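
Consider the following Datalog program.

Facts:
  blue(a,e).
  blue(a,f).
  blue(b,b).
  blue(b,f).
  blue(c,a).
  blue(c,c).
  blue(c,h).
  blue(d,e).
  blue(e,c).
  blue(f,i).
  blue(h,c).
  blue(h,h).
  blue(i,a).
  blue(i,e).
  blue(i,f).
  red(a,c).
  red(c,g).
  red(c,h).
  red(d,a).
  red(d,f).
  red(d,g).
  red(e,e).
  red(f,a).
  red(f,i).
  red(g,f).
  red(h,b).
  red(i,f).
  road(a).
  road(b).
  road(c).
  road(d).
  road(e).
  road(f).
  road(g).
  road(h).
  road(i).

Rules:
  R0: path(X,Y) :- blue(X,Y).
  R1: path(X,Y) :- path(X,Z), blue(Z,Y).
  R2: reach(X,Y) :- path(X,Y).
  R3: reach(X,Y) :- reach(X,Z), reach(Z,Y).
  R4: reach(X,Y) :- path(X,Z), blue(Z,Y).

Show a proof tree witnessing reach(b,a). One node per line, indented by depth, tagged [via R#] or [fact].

reach(b,a)  [via R3]
  reach(b,f)  [via R2]
    path(b,f)  [via R0]
      blue(b,f)  [fact]
  reach(f,a)  [via R4]
    path(f,i)  [via R0]
      blue(f,i)  [fact]
    blue(i,a)  [fact]

round 1: derive path(a,e) via R0 from blue(a,e)
round 1: derive path(a,f) via R0 from blue(a,f)
round 1: derive path(b,b) via R0 from blue(b,b)
round 1: derive path(b,f) via R0 from blue(b,f)
round 1: derive path(c,a) via R0 from blue(c,a)
round 1: derive path(c,c) via R0 from blue(c,c)
round 1: derive path(c,h) via R0 from blue(c,h)
round 1: derive path(d,e) via R0 from blue(d,e)
round 1: derive path(e,c) via R0 from blue(e,c)
round 1: derive path(f,i) via R0 from blue(f,i)
round 1: derive path(h,c) via R0 from blue(h,c)
round 1: derive path(h,h) via R0 from blue(h,h)
round 1: derive path(i,a) via R0 from blue(i,a)
round 1: derive path(i,e) via R0 from blue(i,e)
round 1: derive path(i,f) via R0 from blue(i,f)
round 2: derive path(a,c) via R1 from path(a,e), blue(e,c)
round 2: derive path(a,i) via R1 from path(a,f), blue(f,i)
round 2: derive path(b,i) via R1 from path(b,f), blue(f,i)
round 2: derive path(c,e) via R1 from path(c,a), blue(a,e)
round 2: derive path(c,f) via R1 from path(c,a), blue(a,f)
round 2: derive path(d,c) via R1 from path(d,e), blue(e,c)
round 2: derive path(e,a) via R1 from path(e,c), blue(c,a)
round 2: derive path(e,h) via R1 from path(e,c), blue(c,h)
round 2: derive path(f,a) via R1 from path(f,i), blue(i,a)
round 2: derive path(f,e) via R1 from path(f,i), blue(i,e)
round 2: derive path(f,f) via R1 from path(f,i), blue(i,f)
round 2: derive path(h,a) via R1 from path(h,c), blue(c,a)
round 2: derive path(i,c) via R1 from path(i,e), blue(e,c)
round 2: derive path(i,i) via R1 from path(i,f), blue(f,i)
round 2: derive reach(a,e) via R2 from path(a,e)
round 2: derive reach(a,f) via R2 from path(a,f)
round 2: derive reach(b,b) via R2 from path(b,b)
round 2: derive reach(b,f) via R2 from path(b,f)
round 2: derive reach(c,a) via R2 from path(c,a)
round 2: derive reach(c,c) via R2 from path(c,c)
round 2: derive reach(c,h) via R2 from path(c,h)
round 2: derive reach(d,e) via R2 from path(d,e)
round 2: derive reach(e,c) via R2 from path(e,c)
round 2: derive reach(f,i) via R2 from path(f,i)
round 2: derive reach(h,c) via R2 from path(h,c)
round 2: derive reach(h,h) via R2 from path(h,h)
round 2: derive reach(i,a) via R2 from path(i,a)
round 2: derive reach(i,e) via R2 from path(i,e)
round 2: derive reach(i,f) via R2 from path(i,f)
round 2: derive reach(a,c) via R4 from path(a,e), blue(e,c)
round 2: derive reach(a,i) via R4 from path(a,f), blue(f,i)
round 2: derive reach(b,i) via R4 from path(b,f), blue(f,i)
round 2: derive reach(c,e) via R4 from path(c,a), blue(a,e)
round 2: derive reach(c,f) via R4 from path(c,a), blue(a,f)
round 2: derive reach(d,c) via R4 from path(d,e), blue(e,c)
round 2: derive reach(e,a) via R4 from path(e,c), blue(c,a)
round 2: derive reach(e,h) via R4 from path(e,c), blue(c,h)
round 2: derive reach(f,a) via R4 from path(f,i), blue(i,a)
round 2: derive reach(f,e) via R4 from path(f,i), blue(i,e)
round 2: derive reach(f,f) via R4 from path(f,i), blue(i,f)
round 2: derive reach(h,a) via R4 from path(h,c), blue(c,a)
round 2: derive reach(i,c) via R4 from path(i,e), blue(e,c)
round 2: derive reach(i,i) via R4 from path(i,f), blue(f,i)
round 3: derive path(a,a) via R1 from path(a,c), blue(c,a)
round 3: derive path(a,h) via R1 from path(a,c), blue(c,h)
round 3: derive path(b,a) via R1 from path(b,i), blue(i,a)
round 3: derive path(b,e) via R1 from path(b,i), blue(i,e)
round 3: derive path(c,i) via R1 from path(c,f), blue(f,i)
round 3: derive path(d,a) via R1 from path(d,c), blue(c,a)
round 3: derive path(d,h) via R1 from path(d,c), blue(c,h)
round 3: derive path(e,e) via R1 from path(e,a), blue(a,e)
round 3: derive path(e,f) via R1 from path(e,a), blue(a,f)
round 3: derive path(f,c) via R1 from path(f,e), blue(e,c)
round 3: derive path(h,e) via R1 from path(h,a), blue(a,e)
round 3: derive path(h,f) via R1 from path(h,a), blue(a,f)
round 3: derive path(i,h) via R1 from path(i,c), blue(c,h)
round 3: derive reach(a,a) via R3 from reach(a,c), reach(c,a)
round 3: derive reach(a,h) via R3 from reach(a,c), reach(c,h)
round 3: derive reach(b,a) via R3 from reach(b,f), reach(f,a)
round 3: derive reach(b,c) via R3 from reach(b,i), reach(i,c)
round 3: derive reach(b,e) via R3 from reach(b,f), reach(f,e)
round 3: derive reach(c,i) via R3 from reach(c,a), reach(a,i)
round 3: derive reach(d,a) via R3 from reach(d,c), reach(c,a)
round 3: derive reach(d,f) via R3 from reach(d,c), reach(c,f)
round 3: derive reach(d,h) via R3 from reach(d,c), reach(c,h)
round 3: derive reach(e,e) via R3 from reach(e,a), reach(a,e)
round 3: derive reach(e,f) via R3 from reach(e,a), reach(a,f)
round 3: derive reach(e,i) via R3 from reach(e,a), reach(a,i)
round 3: derive reach(f,c) via R3 from reach(f,a), reach(a,c)
round 3: derive reach(f,h) via R3 from reach(f,e), reach(e,h)
round 3: derive reach(h,e) via R3 from reach(h,a), reach(a,e)
round 3: derive reach(h,f) via R3 from reach(h,a), reach(a,f)
round 3: derive reach(h,i) via R3 from reach(h,a), reach(a,i)
round 3: derive reach(i,h) via R3 from reach(i,c), reach(c,h)
round 4: derive path(b,c) via R1 from path(b,e), blue(e,c)
round 4: derive path(d,f) via R1 from path(d,a), blue(a,f)
round 4: derive path(e,i) via R1 from path(e,f), blue(f,i)
round 4: derive path(f,h) via R1 from path(f,c), blue(c,h)
round 4: derive path(h,i) via R1 from path(h,f), blue(f,i)
round 4: derive reach(b,h) via R3 from reach(b,a), reach(a,h)
round 4: derive reach(d,i) via R3 from reach(d,a), reach(a,i)
round 5: derive path(b,h) via R1 from path(b,c), blue(c,h)
round 5: derive path(d,i) via R1 from path(d,f), blue(f,i)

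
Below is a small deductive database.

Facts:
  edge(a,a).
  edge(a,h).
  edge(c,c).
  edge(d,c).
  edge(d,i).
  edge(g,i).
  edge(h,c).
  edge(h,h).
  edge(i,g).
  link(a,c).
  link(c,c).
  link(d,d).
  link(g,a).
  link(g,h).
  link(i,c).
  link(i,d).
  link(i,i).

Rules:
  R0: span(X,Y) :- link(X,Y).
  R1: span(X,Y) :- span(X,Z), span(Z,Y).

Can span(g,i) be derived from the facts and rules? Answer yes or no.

no

round 1: derive span(a,c) via R0 from link(a,c)
round 1: derive span(c,c) via R0 from link(c,c)
round 1: derive span(d,d) via R0 from link(d,d)
round 1: derive span(g,a) via R0 from link(g,a)
round 1: derive span(g,h) via R0 from link(g,h)
round 1: derive span(i,c) via R0 from link(i,c)
round 1: derive span(i,d) via R0 from link(i,d)
round 1: derive span(i,i) via R0 from link(i,i)
round 2: derive span(g,c) via R1 from span(g,a), span(a,c)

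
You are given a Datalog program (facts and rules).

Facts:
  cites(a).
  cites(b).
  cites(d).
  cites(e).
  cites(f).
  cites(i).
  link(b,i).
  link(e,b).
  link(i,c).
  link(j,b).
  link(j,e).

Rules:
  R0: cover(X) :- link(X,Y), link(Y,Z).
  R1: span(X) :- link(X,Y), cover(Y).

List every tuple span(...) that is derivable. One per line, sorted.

span(e)
span(j)

round 1: derive cover(b) via R0 from link(b,i), link(i,c)
round 1: derive cover(e) via R0 from link(e,b), link(b,i)
round 1: derive cover(j) via R0 from link(j,b), link(b,i)
round 2: derive span(e) via R1 from link(e,b), cover(b)
round 2: derive span(j) via R1 from link(j,b), cover(b)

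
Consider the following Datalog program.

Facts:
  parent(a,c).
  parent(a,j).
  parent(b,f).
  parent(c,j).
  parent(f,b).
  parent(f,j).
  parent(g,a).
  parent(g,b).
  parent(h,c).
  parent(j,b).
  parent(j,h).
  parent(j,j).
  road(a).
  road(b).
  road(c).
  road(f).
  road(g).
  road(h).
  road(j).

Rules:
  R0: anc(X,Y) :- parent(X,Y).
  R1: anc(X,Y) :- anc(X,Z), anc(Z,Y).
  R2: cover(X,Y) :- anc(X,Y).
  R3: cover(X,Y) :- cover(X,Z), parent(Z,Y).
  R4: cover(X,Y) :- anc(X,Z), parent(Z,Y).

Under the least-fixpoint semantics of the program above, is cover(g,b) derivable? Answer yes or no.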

________

▸ WORK ITEM: Above are the records. Copy every line in them holding "cites".

▸ TASK OUTPUT:
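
  cites(a).
  cites(b).
  cites(d).
  cites(e).
  cites(f).
  cites(i).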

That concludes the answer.